- **Task to complete**:
Give again exactly the lines that stretch from the one with "z = 1 at angle" to the end of the data below, including both of those lines and nothing else.

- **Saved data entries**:
======

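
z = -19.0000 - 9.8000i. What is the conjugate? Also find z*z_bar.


z_bar = -19.0000 + 9.8000i
z*z_bar = (-19)^2 + (-9.8)^2 = 361 + 96.04 = 457.04

z_bar = -19.0000 + 9.8000i, z*z_bar = 457.04


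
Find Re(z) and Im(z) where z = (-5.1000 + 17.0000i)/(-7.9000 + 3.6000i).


Multiply by conjugate: (-5.1000 + 17.0000i)(-7.9000 - 3.6000i) / ((-7.9)^2 + 3.6^2)
Numerator real = -5.1*(-7.9) + 17*3.6 = 101.49
Numerator imag = 17*(-7.9) - (-5.1)*3.6 = -115.94
Denominator = 75.37
Re(z) = 101.49/75.37 = 1.3466
Im(z) = -115.94/75.37 = -1.5383

Re(z) = 1.3466, Im(z) = -1.5383


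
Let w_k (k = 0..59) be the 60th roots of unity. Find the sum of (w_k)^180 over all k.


The roots are w_k = w^k with w = e^(2*pi*i/60), and (w^k)^180 = (w^180)^k.
So S = 1 + u + u^2 + ... + u^(59) with u = w^180.
180 = 3*60 + 0, so 180 is a multiple of 60 and u = (w^60)^3 = 1.
Every one of the 60 terms equals 1: S = 60

S = 60


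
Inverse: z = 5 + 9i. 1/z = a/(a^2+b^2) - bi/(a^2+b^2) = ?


|z|^2 = 25+81 = 106
1/z = (5 - 9i)/106

1/z = 0.0472 - 0.0849i


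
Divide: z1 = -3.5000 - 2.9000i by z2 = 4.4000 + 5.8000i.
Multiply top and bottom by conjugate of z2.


Conjugate of z2 = 4.4000 - 5.8000i
Numerator: (-3.5000 - 2.9000i)(4.4000 - 5.8000i) = -32.2200 + 7.5400i
Denominator: 4.4^2 + 5.8^2 = 53
Result = (-32.2200 + 7.5400i)/53

-0.6079 + 0.1423i


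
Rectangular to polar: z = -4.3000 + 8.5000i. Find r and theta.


r = sqrt(18.49+72.25) = sqrt(90.74) = 9.5258
theta = atan2(8.5, -4.3) = 116.8340 degrees

r = 9.5258, theta = 116.8340 degrees


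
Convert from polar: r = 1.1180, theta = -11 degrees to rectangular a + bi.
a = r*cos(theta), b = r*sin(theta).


a = 1.1180*cos(-11°) = 1.1180*0.98163 = 1.0975
b = 1.1180*sin(-11°) = 1.1180*(-0.1908) = -0.2133

1.0975 - 0.2133i


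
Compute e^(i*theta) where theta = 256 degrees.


cos(256°) = -0.2419
sin(256°) = -0.9703

e^(i*256°) = -0.2419 - 0.9703i


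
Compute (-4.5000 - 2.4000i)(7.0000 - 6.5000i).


Real = -4.5*7 - (-2.4)*(-6.5) = -31.5 - 15.6 = -47.1
Imag = -4.5*(-6.5) + 7*(-2.4) = 29.25 - (16.8) = 12.45

-47.1000 + 12.4500i


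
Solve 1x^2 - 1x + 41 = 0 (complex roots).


disc = (-1)^2 - 4*1*41 = 1 - 164 = -163
sqrt(|disc|) = sqrt(163) = 12.7671
Real part = 1/(2*1) = 0.5000
Imag part = 12.7671/(2*1) = 6.3836

0.5000 ± 6.3836i


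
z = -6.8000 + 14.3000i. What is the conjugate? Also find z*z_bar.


z_bar = -6.8000 - 14.3000i
z*z_bar = (-6.8)^2 + 14.3^2 = 46.24 + 204.49 = 250.73

z_bar = -6.8000 - 14.3000i, z*z_bar = 250.73


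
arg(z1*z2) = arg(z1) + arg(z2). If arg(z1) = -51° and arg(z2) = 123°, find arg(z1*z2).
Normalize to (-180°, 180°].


arg(z1*z2) = -51° + 123° = 72°
Normalized to (-180°, 180°]: 72°

72°


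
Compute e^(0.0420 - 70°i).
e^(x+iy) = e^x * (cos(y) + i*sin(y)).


e^0.0420 = 1.0429
cos(-70°) = 0.342
sin(-70°) = -0.9397
Real = 1.0429*0.342 = 0.3567
Imag = 1.0429*(-0.9397) = -0.9800

0.3567 - 0.9800i


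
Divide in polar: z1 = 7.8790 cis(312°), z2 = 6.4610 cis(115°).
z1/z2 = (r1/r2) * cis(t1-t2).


r = 7.8790 / 6.4610 = 1.2195
theta = 312° - 115° = 197° = 197° (mod 360)

1.2195 cis(197°)


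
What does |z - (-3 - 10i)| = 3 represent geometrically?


|z - z0| = r is a circle with center z0 and radius r.
Center = (-3, -10), radius = 3

Circle with center (-3, -10) and radius 3


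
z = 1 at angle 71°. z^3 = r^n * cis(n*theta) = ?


r^3 = 1^3 = 1
n*theta = 3*71° = 213° = 213° (mod 360)
a = 1*cos(213°) = -0.8387
b = 1*sin(213°) = -0.5446

1 cis(213°) = -0.8387 - 0.5446i


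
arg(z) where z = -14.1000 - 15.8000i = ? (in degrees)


Re = -14.1, Im = -15.8
arg = atan2(-15.8, -14.1) = -131.7459 degrees

arg(z) = -131.7459 degrees


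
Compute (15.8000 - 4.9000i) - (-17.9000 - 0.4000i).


Real: 15.8 + 17.9 = 33.7
Imag: -4.9 + 0.4 = -4.5

33.7000 - 4.5000i


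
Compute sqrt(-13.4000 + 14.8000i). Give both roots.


|z| = sqrt(179.56+219.04) = 19.9650
sqrt((|z|+a)/2) = sqrt((19.9650+(-13.4))/2) = sqrt(3.2825) = 1.8118
sqrt((|z|-a)/2) = sqrt((19.9650-(-13.4))/2) = sqrt(16.6825) = 4.0844

±(1.8118 + 4.0844i) i.e. 1.8118 + 4.0844i and -1.8118 - 4.0844i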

======

- **Response to the task**:
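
z = 1 at angle 71°. z^3 = r^n * cis(n*theta) = ?


r^3 = 1^3 = 1
n*theta = 3*71° = 213° = 213° (mod 360)
a = 1*cos(213°) = -0.8387
b = 1*sin(213°) = -0.5446

1 cis(213°) = -0.8387 - 0.5446i


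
arg(z) where z = -14.1000 - 15.8000i = ? (in degrees)


Re = -14.1, Im = -15.8
arg = atan2(-15.8, -14.1) = -131.7459 degrees

arg(z) = -131.7459 degrees


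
Compute (15.8000 - 4.9000i) - (-17.9000 - 0.4000i).


Real: 15.8 + 17.9 = 33.7
Imag: -4.9 + 0.4 = -4.5

33.7000 - 4.5000i


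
Compute sqrt(-13.4000 + 14.8000i). Give both roots.


|z| = sqrt(179.56+219.04) = 19.9650
sqrt((|z|+a)/2) = sqrt((19.9650+(-13.4))/2) = sqrt(3.2825) = 1.8118
sqrt((|z|-a)/2) = sqrt((19.9650-(-13.4))/2) = sqrt(16.6825) = 4.0844

±(1.8118 + 4.0844i) i.e. 1.8118 + 4.0844i and -1.8118 - 4.0844i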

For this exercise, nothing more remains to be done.